### Work request:
Each line from the one that contains "Sₙ = n(a₁+aₙ)/2." to the end of the material must be quoted exactly; include both end lines and nothing else.

### Given entries:
[Start of Attachment]

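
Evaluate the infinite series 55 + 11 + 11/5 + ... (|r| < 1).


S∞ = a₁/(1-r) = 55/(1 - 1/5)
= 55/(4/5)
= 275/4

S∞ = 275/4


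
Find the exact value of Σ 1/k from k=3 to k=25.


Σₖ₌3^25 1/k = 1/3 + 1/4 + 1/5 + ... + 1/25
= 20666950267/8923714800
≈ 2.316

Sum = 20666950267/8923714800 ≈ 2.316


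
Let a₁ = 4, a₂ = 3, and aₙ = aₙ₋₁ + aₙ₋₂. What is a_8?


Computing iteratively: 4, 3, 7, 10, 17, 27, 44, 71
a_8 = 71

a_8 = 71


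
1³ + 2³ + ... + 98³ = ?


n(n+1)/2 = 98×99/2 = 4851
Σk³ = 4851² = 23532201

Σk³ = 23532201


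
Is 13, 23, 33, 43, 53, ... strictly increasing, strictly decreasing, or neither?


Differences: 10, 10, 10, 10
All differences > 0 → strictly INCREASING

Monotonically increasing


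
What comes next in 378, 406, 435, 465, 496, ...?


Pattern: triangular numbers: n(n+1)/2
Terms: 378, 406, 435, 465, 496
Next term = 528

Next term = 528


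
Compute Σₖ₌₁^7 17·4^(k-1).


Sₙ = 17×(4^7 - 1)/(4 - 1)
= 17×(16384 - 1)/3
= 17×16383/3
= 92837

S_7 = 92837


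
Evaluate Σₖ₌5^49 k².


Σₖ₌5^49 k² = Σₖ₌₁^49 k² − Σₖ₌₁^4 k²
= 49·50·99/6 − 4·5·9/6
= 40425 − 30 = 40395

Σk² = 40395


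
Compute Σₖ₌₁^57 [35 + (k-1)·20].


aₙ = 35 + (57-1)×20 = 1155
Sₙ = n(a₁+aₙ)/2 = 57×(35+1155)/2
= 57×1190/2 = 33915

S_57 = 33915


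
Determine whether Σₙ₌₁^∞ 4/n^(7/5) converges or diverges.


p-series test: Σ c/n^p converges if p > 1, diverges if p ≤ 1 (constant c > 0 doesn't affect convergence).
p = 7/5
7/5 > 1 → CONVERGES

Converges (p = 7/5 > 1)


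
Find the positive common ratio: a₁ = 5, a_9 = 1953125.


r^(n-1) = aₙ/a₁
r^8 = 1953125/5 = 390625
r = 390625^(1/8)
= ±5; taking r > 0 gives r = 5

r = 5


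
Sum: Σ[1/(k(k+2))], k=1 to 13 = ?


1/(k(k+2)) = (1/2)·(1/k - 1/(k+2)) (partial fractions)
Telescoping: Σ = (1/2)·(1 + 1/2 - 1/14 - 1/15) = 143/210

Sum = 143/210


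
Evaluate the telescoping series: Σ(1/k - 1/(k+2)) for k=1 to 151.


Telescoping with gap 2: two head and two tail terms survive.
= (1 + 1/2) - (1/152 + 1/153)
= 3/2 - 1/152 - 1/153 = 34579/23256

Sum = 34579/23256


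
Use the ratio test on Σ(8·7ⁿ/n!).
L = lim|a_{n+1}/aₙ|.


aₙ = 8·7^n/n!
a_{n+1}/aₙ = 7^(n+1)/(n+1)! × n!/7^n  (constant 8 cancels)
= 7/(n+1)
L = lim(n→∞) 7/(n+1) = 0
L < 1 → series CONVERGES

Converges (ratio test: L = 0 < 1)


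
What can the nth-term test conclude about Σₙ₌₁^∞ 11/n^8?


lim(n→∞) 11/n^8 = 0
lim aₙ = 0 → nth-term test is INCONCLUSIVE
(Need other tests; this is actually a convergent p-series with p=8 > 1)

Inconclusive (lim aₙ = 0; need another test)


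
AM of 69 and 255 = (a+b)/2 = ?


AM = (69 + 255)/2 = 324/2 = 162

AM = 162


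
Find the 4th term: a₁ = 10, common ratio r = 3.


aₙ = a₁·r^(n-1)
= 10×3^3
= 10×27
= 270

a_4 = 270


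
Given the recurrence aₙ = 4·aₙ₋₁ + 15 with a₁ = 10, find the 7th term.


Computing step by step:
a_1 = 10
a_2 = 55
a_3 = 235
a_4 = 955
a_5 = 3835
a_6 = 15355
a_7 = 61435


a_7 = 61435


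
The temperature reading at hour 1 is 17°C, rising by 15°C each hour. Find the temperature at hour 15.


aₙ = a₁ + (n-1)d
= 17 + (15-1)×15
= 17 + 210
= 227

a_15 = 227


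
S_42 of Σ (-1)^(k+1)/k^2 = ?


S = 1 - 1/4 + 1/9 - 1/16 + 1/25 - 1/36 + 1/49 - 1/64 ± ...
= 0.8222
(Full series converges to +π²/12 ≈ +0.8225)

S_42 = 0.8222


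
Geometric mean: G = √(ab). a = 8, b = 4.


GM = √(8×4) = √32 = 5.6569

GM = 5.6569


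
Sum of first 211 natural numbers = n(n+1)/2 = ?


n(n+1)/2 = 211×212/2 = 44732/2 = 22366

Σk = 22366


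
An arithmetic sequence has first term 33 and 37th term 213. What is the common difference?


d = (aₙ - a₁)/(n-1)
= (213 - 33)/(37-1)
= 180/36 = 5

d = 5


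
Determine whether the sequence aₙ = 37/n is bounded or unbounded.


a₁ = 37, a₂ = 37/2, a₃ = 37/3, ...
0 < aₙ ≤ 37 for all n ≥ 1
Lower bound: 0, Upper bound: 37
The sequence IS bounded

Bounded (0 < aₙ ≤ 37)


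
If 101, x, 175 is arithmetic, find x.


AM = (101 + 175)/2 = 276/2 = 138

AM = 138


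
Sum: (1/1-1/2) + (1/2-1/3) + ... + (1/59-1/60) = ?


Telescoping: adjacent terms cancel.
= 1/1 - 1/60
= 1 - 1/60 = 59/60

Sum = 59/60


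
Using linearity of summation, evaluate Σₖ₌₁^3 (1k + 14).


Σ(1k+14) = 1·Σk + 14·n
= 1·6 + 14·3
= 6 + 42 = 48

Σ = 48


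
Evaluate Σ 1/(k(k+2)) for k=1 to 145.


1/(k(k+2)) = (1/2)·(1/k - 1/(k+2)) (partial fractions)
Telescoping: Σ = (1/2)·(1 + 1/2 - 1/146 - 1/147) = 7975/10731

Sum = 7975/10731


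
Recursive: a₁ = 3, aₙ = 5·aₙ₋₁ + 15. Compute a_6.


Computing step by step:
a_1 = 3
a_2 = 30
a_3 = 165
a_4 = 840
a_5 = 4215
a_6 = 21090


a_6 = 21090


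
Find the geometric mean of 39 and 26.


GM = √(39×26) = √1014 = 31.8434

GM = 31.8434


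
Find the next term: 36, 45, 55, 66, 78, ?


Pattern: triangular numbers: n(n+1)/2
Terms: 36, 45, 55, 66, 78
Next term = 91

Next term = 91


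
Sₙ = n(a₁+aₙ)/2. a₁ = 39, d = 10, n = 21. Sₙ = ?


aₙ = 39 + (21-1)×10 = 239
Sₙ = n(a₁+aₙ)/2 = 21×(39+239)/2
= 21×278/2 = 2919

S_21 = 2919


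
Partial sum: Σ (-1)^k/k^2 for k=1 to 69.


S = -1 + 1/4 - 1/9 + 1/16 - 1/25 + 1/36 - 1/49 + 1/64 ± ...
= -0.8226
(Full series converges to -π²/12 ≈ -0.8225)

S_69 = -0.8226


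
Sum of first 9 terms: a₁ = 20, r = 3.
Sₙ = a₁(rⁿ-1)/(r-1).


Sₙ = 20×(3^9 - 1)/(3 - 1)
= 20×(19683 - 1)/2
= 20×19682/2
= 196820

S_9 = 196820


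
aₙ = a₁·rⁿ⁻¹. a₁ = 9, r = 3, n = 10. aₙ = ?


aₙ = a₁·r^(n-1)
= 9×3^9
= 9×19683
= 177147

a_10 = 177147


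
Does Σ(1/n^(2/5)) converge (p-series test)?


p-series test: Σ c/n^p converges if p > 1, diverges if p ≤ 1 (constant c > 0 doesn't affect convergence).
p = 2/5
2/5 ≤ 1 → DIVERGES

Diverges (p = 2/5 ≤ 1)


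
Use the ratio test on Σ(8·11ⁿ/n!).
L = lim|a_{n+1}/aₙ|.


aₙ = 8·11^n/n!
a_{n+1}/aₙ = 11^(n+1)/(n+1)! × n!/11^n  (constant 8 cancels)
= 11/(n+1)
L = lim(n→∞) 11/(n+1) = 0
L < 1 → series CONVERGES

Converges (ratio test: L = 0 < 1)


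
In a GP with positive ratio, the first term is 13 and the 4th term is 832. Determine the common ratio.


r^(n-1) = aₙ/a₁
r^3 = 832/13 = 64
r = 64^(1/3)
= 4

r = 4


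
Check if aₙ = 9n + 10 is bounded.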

[End of Attachment]

### Output:
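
Sₙ = n(a₁+aₙ)/2. a₁ = 39, d = 10, n = 21. Sₙ = ?


aₙ = 39 + (21-1)×10 = 239
Sₙ = n(a₁+aₙ)/2 = 21×(39+239)/2
= 21×278/2 = 2919

S_21 = 2919


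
Partial sum: Σ (-1)^k/k^2 for k=1 to 69.


S = -1 + 1/4 - 1/9 + 1/16 - 1/25 + 1/36 - 1/49 + 1/64 ± ...
= -0.8226
(Full series converges to -π²/12 ≈ -0.8225)

S_69 = -0.8226


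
Sum of first 9 terms: a₁ = 20, r = 3.
Sₙ = a₁(rⁿ-1)/(r-1).


Sₙ = 20×(3^9 - 1)/(3 - 1)
= 20×(19683 - 1)/2
= 20×19682/2
= 196820

S_9 = 196820


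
aₙ = a₁·rⁿ⁻¹. a₁ = 9, r = 3, n = 10. aₙ = ?


aₙ = a₁·r^(n-1)
= 9×3^9
= 9×19683
= 177147

a_10 = 177147


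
Does Σ(1/n^(2/5)) converge (p-series test)?


p-series test: Σ c/n^p converges if p > 1, diverges if p ≤ 1 (constant c > 0 doesn't affect convergence).
p = 2/5
2/5 ≤ 1 → DIVERGES

Diverges (p = 2/5 ≤ 1)


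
Use the ratio test on Σ(8·11ⁿ/n!).
L = lim|a_{n+1}/aₙ|.


aₙ = 8·11^n/n!
a_{n+1}/aₙ = 11^(n+1)/(n+1)! × n!/11^n  (constant 8 cancels)
= 11/(n+1)
L = lim(n→∞) 11/(n+1) = 0
L < 1 → series CONVERGES

Converges (ratio test: L = 0 < 1)


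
In a GP with positive ratio, the first term is 13 and the 4th term is 832. Determine the common ratio.


r^(n-1) = aₙ/a₁
r^3 = 832/13 = 64
r = 64^(1/3)
= 4

r = 4


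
Check if aₙ = 9n + 10 is bounded.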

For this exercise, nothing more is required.